# Assigned task:
Output each line from the one that contains "12 | 2 | 11 |" to the final line of the data below, exactly, and include nothing else.

BEGIN

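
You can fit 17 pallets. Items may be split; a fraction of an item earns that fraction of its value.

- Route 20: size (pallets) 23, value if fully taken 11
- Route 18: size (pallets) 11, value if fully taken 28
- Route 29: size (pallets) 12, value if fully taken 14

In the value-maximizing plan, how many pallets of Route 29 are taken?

Rank by value-to-size ratio: Route 18 28/11≈2.55, Route 29 14/12≈1.17, Route 20 11/23≈0.478.
Route 18: take in full, 11 pallets for value 28 ; 6 left.
Fill the last 6 pallets with part of Route 29: 6/12 of it earns 7.

6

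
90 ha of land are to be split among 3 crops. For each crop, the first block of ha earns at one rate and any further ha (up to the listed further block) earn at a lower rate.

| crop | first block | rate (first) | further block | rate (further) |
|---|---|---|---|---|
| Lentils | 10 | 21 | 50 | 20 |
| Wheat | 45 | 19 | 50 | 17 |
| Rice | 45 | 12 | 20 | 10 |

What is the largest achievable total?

Order all 6 blocks by rate: Lentils/T1 21 > Lentils/T2 20 > Wheat/T1 19 > Wheat/T2 17 > Rice/T1 12 > Rice/T2 10.
Fill Lentils T1 block (10 at 21) ; 80 left.
Lentils T2 at 20: fill all 50 ; 30 left.
30 remain; put them into Wheat T1 at 19.
Total = 21×10 + 20×50 + 19×30 = 1780.

1780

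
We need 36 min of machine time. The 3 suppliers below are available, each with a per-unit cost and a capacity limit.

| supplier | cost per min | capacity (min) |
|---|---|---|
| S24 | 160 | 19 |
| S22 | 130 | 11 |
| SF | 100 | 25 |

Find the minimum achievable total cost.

Fill from the cheapest supplier first.
Take 25 from SF at 100 → need 11 more.
Take 11 from S22 at 130 → need 0 more.
S24: unused.
Cost = 25×100 + 11×130 = 3930.

3930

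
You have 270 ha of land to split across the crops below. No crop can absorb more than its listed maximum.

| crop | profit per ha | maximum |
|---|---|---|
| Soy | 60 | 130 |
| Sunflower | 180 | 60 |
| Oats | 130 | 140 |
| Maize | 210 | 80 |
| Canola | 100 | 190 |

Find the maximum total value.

Order the crops by profit per ha: Maize 210 > Sunflower 180 > Oats 130 > Canola 100 > Soy 60.
Maize: +80 to 80 (cap) ; 190 left.
Give Sunflower 60 to hit its cap of 60 ; 130 left.
Oats: +130 (room for 140) → 130. Pool exhausted.
Total = 180×60 + 130×130 + 210×80 = 44500.

44500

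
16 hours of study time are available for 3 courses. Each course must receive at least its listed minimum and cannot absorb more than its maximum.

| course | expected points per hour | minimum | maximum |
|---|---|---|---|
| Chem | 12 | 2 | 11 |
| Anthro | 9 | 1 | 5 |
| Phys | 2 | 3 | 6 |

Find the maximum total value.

156

Meeting every minimum uses 2+1+3 = 6 hours, leaving 10.
Highest expected points per hour first: Chem 12 > Anthro 9 > Phys 2.
Chem: +9 to 11 (cap) → 1 left.
Anthro: +1 (room for 4) → 2. Pool exhausted.
Total = 12×11 + 9×2 + 2×3 = 156.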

END

# Answer to this task:
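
| Chem | 12 | 2 | 11 |
| Anthro | 9 | 1 | 5 |
| Phys | 2 | 3 | 6 |

Find the maximum total value.

156

Meeting every minimum uses 2+1+3 = 6 hours, leaving 10.
Highest expected points per hour first: Chem 12 > Anthro 9 > Phys 2.
Chem: +9 to 11 (cap) → 1 left.
Anthro: +1 (room for 4) → 2. Pool exhausted.
Total = 12×11 + 9×2 + 2×3 = 156.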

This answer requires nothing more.